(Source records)

---*---

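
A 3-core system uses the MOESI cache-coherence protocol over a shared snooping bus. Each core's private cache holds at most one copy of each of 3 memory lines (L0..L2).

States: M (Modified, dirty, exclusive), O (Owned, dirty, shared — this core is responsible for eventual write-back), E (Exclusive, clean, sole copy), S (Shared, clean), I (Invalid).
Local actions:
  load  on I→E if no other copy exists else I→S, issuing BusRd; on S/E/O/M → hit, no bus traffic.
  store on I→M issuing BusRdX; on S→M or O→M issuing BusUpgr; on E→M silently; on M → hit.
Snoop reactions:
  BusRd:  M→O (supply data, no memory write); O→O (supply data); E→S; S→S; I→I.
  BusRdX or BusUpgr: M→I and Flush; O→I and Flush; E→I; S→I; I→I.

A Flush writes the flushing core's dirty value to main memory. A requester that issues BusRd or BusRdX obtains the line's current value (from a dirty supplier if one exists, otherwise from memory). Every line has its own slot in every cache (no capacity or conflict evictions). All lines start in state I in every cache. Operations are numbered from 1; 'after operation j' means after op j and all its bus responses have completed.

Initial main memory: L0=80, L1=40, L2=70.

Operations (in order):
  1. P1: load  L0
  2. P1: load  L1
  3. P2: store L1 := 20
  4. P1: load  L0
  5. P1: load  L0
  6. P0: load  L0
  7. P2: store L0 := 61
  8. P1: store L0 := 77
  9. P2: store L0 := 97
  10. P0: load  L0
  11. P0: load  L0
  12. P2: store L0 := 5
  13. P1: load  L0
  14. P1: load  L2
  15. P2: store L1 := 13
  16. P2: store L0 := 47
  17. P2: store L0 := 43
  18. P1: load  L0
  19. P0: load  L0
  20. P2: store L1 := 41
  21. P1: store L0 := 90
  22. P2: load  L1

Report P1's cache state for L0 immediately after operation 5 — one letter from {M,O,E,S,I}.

[1] P1: load  L0 | P0:I, P1:E(80), P2:I | bus: BusRd
[2] P1: load  L1 | P0:I, P1:E(40), P2:I | bus: BusRd
[3] P2: store L1 := 20 | P0:I, P1:I, P2:M(20) | bus: BusRdX
[4] P1: load  L0 | P0:I, P1:E(80), P2:I | bus: none
[5] P1: load  L0 | P0:I, P1:E(80), P2:I | bus: none
[6] P0: load  L0 | P0:S(80), P1:S(80), P2:I | bus: BusRd
[7] P2: store L0 := 61 | P0:I, P1:I, P2:M(61) | bus: BusRdX
[8] P1: store L0 := 77 | P0:I, P1:M(77), P2:I | bus: BusRdX,Flush
[9] P2: store L0 := 97 | P0:I, P1:I, P2:M(97) | bus: BusRdX,Flush
[10] P0: load  L0 | P0:S(97), P1:I, P2:O(97) | bus: BusRd
[11] P0: load  L0 | P0:S(97), P1:I, P2:O(97) | bus: none
[12] P2: store L0 := 5 | P0:I, P1:I, P2:M(5) | bus: BusUpgr
[13] P1: load  L0 | P0:I, P1:S(5), P2:O(5) | bus: BusRd
[14] P1: load  L2 | P0:I, P1:E(70), P2:I | bus: BusRd
[15] P2: store L1 := 13 | P0:I, P1:I, P2:M(13) | bus: none
[16] P2: store L0 := 47 | P0:I, P1:I, P2:M(47) | bus: BusUpgr
[17] P2: store L0 := 43 | P0:I, P1:I, P2:M(43) | bus: none
[18] P1: load  L0 | P0:I, P1:S(43), P2:O(43) | bus: BusRd
[19] P0: load  L0 | P0:S(43), P1:S(43), P2:O(43) | bus: BusRd
[20] P2: store L1 := 41 | P0:I, P1:I, P2:M(41) | bus: none
[21] P1: store L0 := 90 | P0:I, P1:M(90), P2:I | bus: BusUpgr,Flush
[22] P2: load  L1 | P0:I, P1:I, P2:M(41) | bus: none

state = E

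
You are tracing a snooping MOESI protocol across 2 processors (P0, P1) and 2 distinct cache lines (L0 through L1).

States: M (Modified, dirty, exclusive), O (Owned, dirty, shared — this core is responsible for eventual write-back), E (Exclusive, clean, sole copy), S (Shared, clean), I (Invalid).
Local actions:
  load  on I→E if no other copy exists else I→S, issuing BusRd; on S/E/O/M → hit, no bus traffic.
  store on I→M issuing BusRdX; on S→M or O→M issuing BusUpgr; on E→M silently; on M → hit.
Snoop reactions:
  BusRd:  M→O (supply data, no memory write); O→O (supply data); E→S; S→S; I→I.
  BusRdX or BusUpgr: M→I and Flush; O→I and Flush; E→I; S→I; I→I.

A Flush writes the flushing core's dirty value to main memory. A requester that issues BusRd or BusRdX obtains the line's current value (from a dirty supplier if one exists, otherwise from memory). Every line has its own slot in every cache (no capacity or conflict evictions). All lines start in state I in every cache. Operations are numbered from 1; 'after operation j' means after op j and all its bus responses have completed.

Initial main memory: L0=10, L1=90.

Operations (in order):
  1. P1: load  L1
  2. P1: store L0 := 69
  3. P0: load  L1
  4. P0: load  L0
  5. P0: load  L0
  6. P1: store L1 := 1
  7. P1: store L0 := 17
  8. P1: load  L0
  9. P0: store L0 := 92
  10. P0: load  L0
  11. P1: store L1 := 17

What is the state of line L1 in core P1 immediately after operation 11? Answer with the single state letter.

state = M

1. P1: load  L1  bus=[BusRd]  L1: P0=I P1=E  mem[L1]=90
2. P1: store L0 := 69  bus=[BusRdX]  L0: P0=I P1=M  mem[L0]=10
3. P0: load  L1  bus=[BusRd]  L1: P0=S P1=S  mem[L1]=90
4. P0: load  L0  bus=[BusRd]  L0: P0=S P1=O  mem[L0]=10
5. P0: load  L0  bus=[-]  L0: P0=S P1=O  mem[L0]=10
6. P1: store L1 := 1  bus=[BusUpgr]  L1: P0=I P1=M  mem[L1]=90
7. P1: store L0 := 17  bus=[BusUpgr]  L0: P0=I P1=M  mem[L0]=10
8. P1: load  L0  bus=[-]  L0: P0=I P1=M  mem[L0]=10
9. P0: store L0 := 92  bus=[BusRdX,Flush]  L0: P0=M P1=I  mem[L0]=17
10. P0: load  L0  bus=[-]  L0: P0=M P1=I  mem[L0]=17
11. P1: store L1 := 17  bus=[-]  L1: P0=I P1=M  mem[L1]=90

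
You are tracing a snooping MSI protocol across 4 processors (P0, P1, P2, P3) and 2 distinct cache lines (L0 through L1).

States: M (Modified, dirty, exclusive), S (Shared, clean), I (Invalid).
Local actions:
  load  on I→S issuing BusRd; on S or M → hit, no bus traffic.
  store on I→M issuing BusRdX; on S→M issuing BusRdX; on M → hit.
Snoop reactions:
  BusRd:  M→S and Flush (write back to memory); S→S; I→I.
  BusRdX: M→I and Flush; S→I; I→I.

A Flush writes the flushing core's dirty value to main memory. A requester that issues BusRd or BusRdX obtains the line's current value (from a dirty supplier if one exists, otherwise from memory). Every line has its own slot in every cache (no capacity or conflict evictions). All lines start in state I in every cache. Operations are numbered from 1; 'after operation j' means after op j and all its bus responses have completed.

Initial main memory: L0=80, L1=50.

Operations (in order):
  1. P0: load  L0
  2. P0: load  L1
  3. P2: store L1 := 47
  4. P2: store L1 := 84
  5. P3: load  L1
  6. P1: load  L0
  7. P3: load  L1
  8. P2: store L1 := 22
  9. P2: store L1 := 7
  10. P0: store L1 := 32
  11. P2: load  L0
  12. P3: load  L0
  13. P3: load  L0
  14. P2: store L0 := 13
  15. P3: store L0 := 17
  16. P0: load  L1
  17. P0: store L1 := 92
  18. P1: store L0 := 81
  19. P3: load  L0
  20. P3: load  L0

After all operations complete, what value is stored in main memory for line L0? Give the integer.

memory[L0] = 81

1. P0: load  L0  bus=[BusRd]  L0: P0=S P1=I P2=I P3=I  mem[L0]=80
2. P0: load  L1  bus=[BusRd]  L1: P0=S P1=I P2=I P3=I  mem[L1]=50
3. P2: store L1 := 47  bus=[BusRdX]  L1: P0=I P1=I P2=M P3=I  mem[L1]=50
4. P2: store L1 := 84  bus=[-]  L1: P0=I P1=I P2=M P3=I  mem[L1]=50
5. P3: load  L1  bus=[BusRd,Flush]  L1: P0=I P1=I P2=S P3=S  mem[L1]=84
6. P1: load  L0  bus=[BusRd]  L0: P0=S P1=S P2=I P3=I  mem[L0]=80
7. P3: load  L1  bus=[-]  L1: P0=I P1=I P2=S P3=S  mem[L1]=84
8. P2: store L1 := 22  bus=[BusRdX]  L1: P0=I P1=I P2=M P3=I  mem[L1]=84
9. P2: store L1 := 7  bus=[-]  L1: P0=I P1=I P2=M P3=I  mem[L1]=84
10. P0: store L1 := 32  bus=[BusRdX,Flush]  L1: P0=M P1=I P2=I P3=I  mem[L1]=7
11. P2: load  L0  bus=[BusRd]  L0: P0=S P1=S P2=S P3=I  mem[L0]=80
12. P3: load  L0  bus=[BusRd]  L0: P0=S P1=S P2=S P3=S  mem[L0]=80
13. P3: load  L0  bus=[-]  L0: P0=S P1=S P2=S P3=S  mem[L0]=80
14. P2: store L0 := 13  bus=[BusRdX]  L0: P0=I P1=I P2=M P3=I  mem[L0]=80
15. P3: store L0 := 17  bus=[BusRdX,Flush]  L0: P0=I P1=I P2=I P3=M  mem[L0]=13
16. P0: load  L1  bus=[-]  L1: P0=M P1=I P2=I P3=I  mem[L1]=7
17. P0: store L1 := 92  bus=[-]  L1: P0=M P1=I P2=I P3=I  mem[L1]=7
18. P1: store L0 := 81  bus=[BusRdX,Flush]  L0: P0=I P1=M P2=I P3=I  mem[L0]=17
19. P3: load  L0  bus=[BusRd,Flush]  L0: P0=I P1=S P2=I P3=S  mem[L0]=81
20. P3: load  L0  bus=[-]  L0: P0=I P1=S P2=I P3=S  mem[L0]=81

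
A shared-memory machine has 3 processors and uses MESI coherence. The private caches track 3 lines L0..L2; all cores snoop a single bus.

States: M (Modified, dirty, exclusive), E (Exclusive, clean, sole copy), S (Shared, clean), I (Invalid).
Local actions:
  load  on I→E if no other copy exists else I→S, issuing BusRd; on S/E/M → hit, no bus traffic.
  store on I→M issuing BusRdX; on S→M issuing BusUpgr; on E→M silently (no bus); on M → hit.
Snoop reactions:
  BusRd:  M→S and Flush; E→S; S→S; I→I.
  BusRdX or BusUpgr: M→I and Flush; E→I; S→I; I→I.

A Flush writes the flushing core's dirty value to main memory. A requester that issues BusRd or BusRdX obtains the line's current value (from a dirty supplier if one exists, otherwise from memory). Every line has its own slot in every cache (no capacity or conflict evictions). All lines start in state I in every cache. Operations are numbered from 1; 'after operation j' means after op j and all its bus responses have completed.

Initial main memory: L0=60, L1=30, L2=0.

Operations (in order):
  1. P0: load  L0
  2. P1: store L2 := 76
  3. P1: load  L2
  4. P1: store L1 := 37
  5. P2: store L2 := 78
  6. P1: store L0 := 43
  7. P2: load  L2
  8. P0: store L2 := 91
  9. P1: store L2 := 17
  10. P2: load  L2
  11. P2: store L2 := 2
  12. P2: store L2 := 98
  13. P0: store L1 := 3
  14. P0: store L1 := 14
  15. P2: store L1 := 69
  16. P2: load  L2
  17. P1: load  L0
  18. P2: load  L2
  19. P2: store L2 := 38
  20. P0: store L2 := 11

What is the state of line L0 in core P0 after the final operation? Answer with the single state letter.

state = I

step 1: P0: load  L0  ⟶  EII  (L0)  txn=BusRd  M[L0]=60
step 2: P1: store L2 := 76  ⟶  IMI  (L2)  txn=BusRdX  M[L2]=0
step 3: P1: load  L2  ⟶  IMI  (L2)  txn=∅  M[L2]=0
step 4: P1: store L1 := 37  ⟶  IMI  (L1)  txn=BusRdX  M[L1]=30
step 5: P2: store L2 := 78  ⟶  IIM  (L2)  txn=BusRdX+Flush  M[L2]=76
step 6: P1: store L0 := 43  ⟶  IMI  (L0)  txn=BusRdX  M[L0]=60
step 7: P2: load  L2  ⟶  IIM  (L2)  txn=∅  M[L2]=76
step 8: P0: store L2 := 91  ⟶  MII  (L2)  txn=BusRdX+Flush  M[L2]=78
step 9: P1: store L2 := 17  ⟶  IMI  (L2)  txn=BusRdX+Flush  M[L2]=91
step 10: P2: load  L2  ⟶  ISS  (L2)  txn=BusRd+Flush  M[L2]=17
step 11: P2: store L2 := 2  ⟶  IIM  (L2)  txn=BusUpgr  M[L2]=17
step 12: P2: store L2 := 98  ⟶  IIM  (L2)  txn=∅  M[L2]=17
step 13: P0: store L1 := 3  ⟶  MII  (L1)  txn=BusRdX+Flush  M[L1]=37
step 14: P0: store L1 := 14  ⟶  MII  (L1)  txn=∅  M[L1]=37
step 15: P2: store L1 := 69  ⟶  IIM  (L1)  txn=BusRdX+Flush  M[L1]=14
step 16: P2: load  L2  ⟶  IIM  (L2)  txn=∅  M[L2]=17
step 17: P1: load  L0  ⟶  IMI  (L0)  txn=∅  M[L0]=60
step 18: P2: load  L2  ⟶  IIM  (L2)  txn=∅  M[L2]=17
step 19: P2: store L2 := 38  ⟶  IIM  (L2)  txn=∅  M[L2]=17
step 20: P0: store L2 := 11  ⟶  MII  (L2)  txn=BusRdX+Flush  M[L2]=38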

---*---

_Aim of the exercise_: The lines that mention the word "snooping" should be pulled from the records above.

_Solution to the exercise_:
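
A 3-core system uses the MOESI cache-coherence protocol over a shared snooping bus. Each core's private cache holds at most one copy of each of 3 memory lines (L0..L2).
You are tracing a snooping MOESI protocol across 2 processors (P0, P1) and 2 distinct cache lines (L0 through L1).
You are tracing a snooping MSI protocol across 4 processors (P0, P1, P2, P3) and 2 distinct cache lines (L0 through L1).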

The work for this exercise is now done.